▶ Try it:
Search the entries below for "current" and copy each matching line.

Dataset items:
□ □ □ □ □ □ □

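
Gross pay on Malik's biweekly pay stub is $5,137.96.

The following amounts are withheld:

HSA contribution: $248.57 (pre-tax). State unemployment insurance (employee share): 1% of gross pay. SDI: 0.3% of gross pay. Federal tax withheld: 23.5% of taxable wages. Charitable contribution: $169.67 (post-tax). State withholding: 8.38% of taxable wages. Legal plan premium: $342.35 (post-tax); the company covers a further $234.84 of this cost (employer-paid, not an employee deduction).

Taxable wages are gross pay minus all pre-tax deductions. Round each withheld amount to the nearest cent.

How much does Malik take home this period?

$2,751.84

HSA contribution: $248.57
Taxable wages = $5,137.96 − $248.57 = $4,889.39
Federal tax withheld: $4,889.39 × 0.235 = $1,149.01
State withholding: $4,889.39 × 0.0838 = $409.73
State unemployment insurance (employee share): $5,137.96 × 0.01 = $51.38
SDI: $5,137.96 × 0.003 = $15.41
Legal plan premium: $342.35
Charitable contribution: $169.67
(Employer's $234.84 toward legal plan premium is not withheld from the employee.)
Total deductions = $248.57 + $1,149.01 + $409.73 + $51.38 + $15.41 + $342.35 + $169.67 = $2,386.12
Net pay = $5,137.96 − $2,386.12 = $2,751.84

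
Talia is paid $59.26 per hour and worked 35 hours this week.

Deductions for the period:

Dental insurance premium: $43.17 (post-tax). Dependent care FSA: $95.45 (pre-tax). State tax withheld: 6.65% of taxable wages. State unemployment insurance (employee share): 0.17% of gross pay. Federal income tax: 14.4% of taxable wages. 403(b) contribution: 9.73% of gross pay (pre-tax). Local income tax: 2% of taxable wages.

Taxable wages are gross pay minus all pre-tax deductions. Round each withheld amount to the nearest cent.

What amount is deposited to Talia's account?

Gross pay: 35 × $59.26 = $2,074.10
403(b) contribution: $2,074.10 × 0.0973 = $201.81
Dependent care FSA: $95.45
Pre-tax total = $201.81 + $95.45 = $297.26
Taxable wages = $2,074.10 − $297.26 = $1,776.84
State tax withheld: $1,776.84 × 0.0665 = $118.16
Federal income tax: $1,776.84 × 0.144 = $255.86
Local income tax: $1,776.84 × 0.02 = $35.54
State unemployment insurance (employee share): $2,074.10 × 0.0017 = $3.53
Dental insurance premium: $43.17
Total deductions = $201.81 + $95.45 + $118.16 + $255.86 + $35.54 + $3.53 + $43.17 = $753.52
Net pay = $2,074.10 − $753.52 = $1,320.58

$1,320.58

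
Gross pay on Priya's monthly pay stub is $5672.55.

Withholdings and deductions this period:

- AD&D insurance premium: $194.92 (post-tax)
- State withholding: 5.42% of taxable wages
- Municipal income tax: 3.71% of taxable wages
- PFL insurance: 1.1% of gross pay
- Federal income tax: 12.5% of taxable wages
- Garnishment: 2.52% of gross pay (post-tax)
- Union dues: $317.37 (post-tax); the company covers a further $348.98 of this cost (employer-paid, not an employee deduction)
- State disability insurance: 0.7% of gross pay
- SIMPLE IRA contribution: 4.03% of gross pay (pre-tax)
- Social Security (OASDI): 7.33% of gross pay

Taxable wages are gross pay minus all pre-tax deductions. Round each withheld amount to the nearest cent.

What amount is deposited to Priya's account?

SIMPLE IRA contribution: $5672.55 × 0.0403 = $228.60
Taxable wages = $5672.55 − $228.60 = $5443.95
Municipal income tax: $5443.95 × 0.0371 = $201.97
State withholding: $5443.95 × 0.0542 = $295.06
Federal income tax: $5443.95 × 0.125 = $680.49
Social Security (OASDI): $5672.55 × 0.0733 = $415.80
PFL insurance: $5672.55 × 0.011 = $62.40
State disability insurance: $5672.55 × 0.007 = $39.71
AD&D insurance premium: $194.92
Union dues: $317.37
Garnishment: $5672.55 × 0.0252 = $142.95
(Employer's $348.98 toward union dues is not withheld from the employee.)
Total deductions = $228.60 + $201.97 + $295.06 + $680.49 + $415.80 + $62.40 + $39.71 + $194.92 + $317.37 + $142.95 = $2579.27
Net pay = $5672.55 − $2579.27 = $3093.28

$3093.28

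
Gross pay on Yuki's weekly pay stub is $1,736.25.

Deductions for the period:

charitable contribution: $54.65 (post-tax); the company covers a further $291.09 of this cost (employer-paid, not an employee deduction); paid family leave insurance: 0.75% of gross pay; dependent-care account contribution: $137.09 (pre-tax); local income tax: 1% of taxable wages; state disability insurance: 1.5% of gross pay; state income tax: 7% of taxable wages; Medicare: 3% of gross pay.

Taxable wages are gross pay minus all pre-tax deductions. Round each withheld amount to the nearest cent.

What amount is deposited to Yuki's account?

$1,325.43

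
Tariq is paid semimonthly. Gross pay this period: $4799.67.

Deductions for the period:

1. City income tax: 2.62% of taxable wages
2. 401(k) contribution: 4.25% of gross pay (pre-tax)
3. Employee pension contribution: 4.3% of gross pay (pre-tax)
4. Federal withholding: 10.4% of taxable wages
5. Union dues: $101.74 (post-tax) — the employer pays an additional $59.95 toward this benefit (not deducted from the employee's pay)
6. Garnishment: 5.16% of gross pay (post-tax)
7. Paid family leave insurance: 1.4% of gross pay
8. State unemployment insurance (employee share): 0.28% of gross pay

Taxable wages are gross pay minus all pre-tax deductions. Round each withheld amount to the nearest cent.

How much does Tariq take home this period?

$3387.76

401(k) contribution: $4799.67 × 0.0425 = $203.99
Employee pension contribution: $4799.67 × 0.043 = $206.39
Pre-tax total = $203.99 + $206.39 = $410.38
Taxable wages = $4799.67 − $410.38 = $4389.29
City income tax: $4389.29 × 0.0262 = $115.00
Federal withholding: $4389.29 × 0.104 = $456.49
State unemployment insurance (employee share): $4799.67 × 0.0028 = $13.44
Paid family leave insurance: $4799.67 × 0.014 = $67.20
Garnishment: $4799.67 × 0.0516 = $247.66
Union dues: $101.74
(Employer's $59.95 toward union dues is not withheld from the employee.)
Total deductions = $203.99 + $206.39 + $115.00 + $456.49 + $13.44 + $67.20 + $247.66 + $101.74 = $1411.91
Net pay = $4799.67 − $1411.91 = $3387.76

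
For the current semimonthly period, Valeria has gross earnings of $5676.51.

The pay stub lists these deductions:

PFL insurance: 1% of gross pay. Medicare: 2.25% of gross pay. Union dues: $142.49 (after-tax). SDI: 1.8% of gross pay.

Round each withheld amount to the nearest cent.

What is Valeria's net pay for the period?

$5247.35

PFL insurance: $5676.51 × 0.01 = $56.77
Medicare: $5676.51 × 0.0225 = $127.72
SDI: $5676.51 × 0.018 = $102.18
Union dues: $142.49
Total deductions = $56.77 + $127.72 + $102.18 + $142.49 = $429.16
Net pay = $5676.51 − $429.16 = $5247.35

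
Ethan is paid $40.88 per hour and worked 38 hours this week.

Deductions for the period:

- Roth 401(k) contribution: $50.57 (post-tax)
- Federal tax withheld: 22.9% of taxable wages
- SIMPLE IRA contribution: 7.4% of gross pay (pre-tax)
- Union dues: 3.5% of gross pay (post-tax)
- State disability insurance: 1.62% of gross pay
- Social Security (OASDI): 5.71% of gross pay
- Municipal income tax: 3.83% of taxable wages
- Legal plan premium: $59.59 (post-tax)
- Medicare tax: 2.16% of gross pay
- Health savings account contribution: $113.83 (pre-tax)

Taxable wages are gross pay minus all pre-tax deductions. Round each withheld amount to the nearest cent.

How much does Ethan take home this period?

$658.63

Gross pay: 38 × $40.88 = $1,553.44
SIMPLE IRA contribution: $1,553.44 × 0.074 = $114.95
Health savings account contribution: $113.83
Pre-tax total = $114.95 + $113.83 = $228.78
Taxable wages = $1,553.44 − $228.78 = $1,324.66
Municipal income tax: $1,324.66 × 0.0383 = $50.73
Federal tax withheld: $1,324.66 × 0.229 = $303.35
State disability insurance: $1,553.44 × 0.0162 = $25.17
Social Security (OASDI): $1,553.44 × 0.0571 = $88.70
Medicare tax: $1,553.44 × 0.0216 = $33.55
Roth 401(k) contribution: $50.57
Legal plan premium: $59.59
Union dues: $1,553.44 × 0.035 = $54.37
Total deductions = $114.95 + $113.83 + $50.73 + $303.35 + $25.17 + $88.70 + $33.55 + $50.57 + $59.59 + $54.37 = $894.81
Net pay = $1,553.44 − $894.81 = $658.63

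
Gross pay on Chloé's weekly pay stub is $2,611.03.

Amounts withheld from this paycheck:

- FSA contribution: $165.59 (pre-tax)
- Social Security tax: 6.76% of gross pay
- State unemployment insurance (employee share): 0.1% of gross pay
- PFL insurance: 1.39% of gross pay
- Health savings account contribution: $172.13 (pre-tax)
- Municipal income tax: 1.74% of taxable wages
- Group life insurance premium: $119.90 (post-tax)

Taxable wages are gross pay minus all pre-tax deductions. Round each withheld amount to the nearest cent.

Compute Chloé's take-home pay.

$1,898.44

FSA contribution: $165.59
Health savings account contribution: $172.13
Pre-tax total = $165.59 + $172.13 = $337.72
Taxable wages = $2,611.03 − $337.72 = $2,273.31
Municipal income tax: $2,273.31 × 0.0174 = $39.56
PFL insurance: $2,611.03 × 0.0139 = $36.29
State unemployment insurance (employee share): $2,611.03 × 0.001 = $2.61
Social Security tax: $2,611.03 × 0.0676 = $176.51
Group life insurance premium: $119.90
Total deductions = $165.59 + $172.13 + $39.56 + $36.29 + $2.61 + $176.51 + $119.90 = $712.59
Net pay = $2,611.03 − $712.59 = $1,898.44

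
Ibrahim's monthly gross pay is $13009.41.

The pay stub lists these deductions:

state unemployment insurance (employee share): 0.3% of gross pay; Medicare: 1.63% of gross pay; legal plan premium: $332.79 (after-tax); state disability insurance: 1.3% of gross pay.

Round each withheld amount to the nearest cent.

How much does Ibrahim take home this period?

$12256.42

State unemployment insurance (employee share): $13009.41 × 0.003 = $39.03
Medicare: $13009.41 × 0.0163 = $212.05
State disability insurance: $13009.41 × 0.013 = $169.12
Legal plan premium: $332.79
Total deductions = $39.03 + $212.05 + $169.12 + $332.79 = $752.99
Net pay = $13009.41 − $752.99 = $12256.42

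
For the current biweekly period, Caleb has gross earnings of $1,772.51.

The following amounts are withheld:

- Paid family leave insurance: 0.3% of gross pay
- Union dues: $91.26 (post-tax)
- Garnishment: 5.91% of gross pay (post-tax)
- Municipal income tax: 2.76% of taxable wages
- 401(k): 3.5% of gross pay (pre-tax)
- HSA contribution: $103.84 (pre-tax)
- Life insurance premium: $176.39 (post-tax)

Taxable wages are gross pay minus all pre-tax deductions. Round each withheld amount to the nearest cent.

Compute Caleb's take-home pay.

HSA contribution: $103.84
401(k): $1,772.51 × 0.035 = $62.04
Pre-tax total = $103.84 + $62.04 = $165.88
Taxable wages = $1,772.51 − $165.88 = $1,606.63
Municipal income tax: $1,606.63 × 0.0276 = $44.34
Paid family leave insurance: $1,772.51 × 0.003 = $5.32
Union dues: $91.26
Garnishment: $1,772.51 × 0.0591 = $104.76
Life insurance premium: $176.39
Total deductions = $103.84 + $62.04 + $44.34 + $5.32 + $91.26 + $104.76 + $176.39 = $587.95
Net pay = $1,772.51 − $587.95 = $1,184.56

$1,184.56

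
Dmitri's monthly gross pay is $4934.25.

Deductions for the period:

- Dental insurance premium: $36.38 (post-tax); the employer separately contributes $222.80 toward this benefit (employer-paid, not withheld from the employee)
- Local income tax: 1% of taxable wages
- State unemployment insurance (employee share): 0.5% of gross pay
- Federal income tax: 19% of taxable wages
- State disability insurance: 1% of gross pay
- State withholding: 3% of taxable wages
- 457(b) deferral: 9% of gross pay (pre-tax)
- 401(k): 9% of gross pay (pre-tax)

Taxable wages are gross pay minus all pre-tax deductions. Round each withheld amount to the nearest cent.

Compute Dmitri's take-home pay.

$3005.10

401(k): $4934.25 × 0.09 = $444.08
457(b) deferral: $4934.25 × 0.09 = $444.08
Pre-tax total = $444.08 + $444.08 = $888.16
Taxable wages = $4934.25 − $888.16 = $4046.09
Federal income tax: $4046.09 × 0.19 = $768.76
Local income tax: $4046.09 × 0.01 = $40.46
State withholding: $4046.09 × 0.03 = $121.38
State disability insurance: $4934.25 × 0.01 = $49.34
State unemployment insurance (employee share): $4934.25 × 0.005 = $24.67
Dental insurance premium: $36.38
(Employer's $222.80 toward dental insurance premium is not withheld from the employee.)
Total deductions = $444.08 + $444.08 + $768.76 + $40.46 + $121.38 + $49.34 + $24.67 + $36.38 = $1929.15
Net pay = $4934.25 − $1929.15 = $3005.10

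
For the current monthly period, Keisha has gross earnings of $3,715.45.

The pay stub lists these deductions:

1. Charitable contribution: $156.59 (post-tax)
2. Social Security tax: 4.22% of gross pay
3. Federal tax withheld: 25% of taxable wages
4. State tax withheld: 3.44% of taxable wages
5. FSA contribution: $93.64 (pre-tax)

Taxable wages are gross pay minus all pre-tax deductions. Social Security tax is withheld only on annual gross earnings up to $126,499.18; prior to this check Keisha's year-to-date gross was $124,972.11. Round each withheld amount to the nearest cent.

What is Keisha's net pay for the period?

FSA contribution: $93.64
Taxable wages = $3,715.45 − $93.64 = $3,621.81
Federal tax withheld: $3,621.81 × 0.25 = $905.45
State tax withheld: $3,621.81 × 0.0344 = $124.59
Social Security tax: only $126,499.18 − $124,972.11 = $1,527.07 of this check is subject → $1,527.07 × 0.0422 = $64.44
Charitable contribution: $156.59
Total deductions = $93.64 + $905.45 + $124.59 + $64.44 + $156.59 = $1,344.71
Net pay = $3,715.45 − $1,344.71 = $2,370.74

$2,370.74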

□ □ □ □ □ □ □

▶ Result of this task:
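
For the current semimonthly period, Valeria has gross earnings of $5676.51.
For the current biweekly period, Caleb has gross earnings of $1,772.51.
For the current monthly period, Keisha has gross earnings of $3,715.45.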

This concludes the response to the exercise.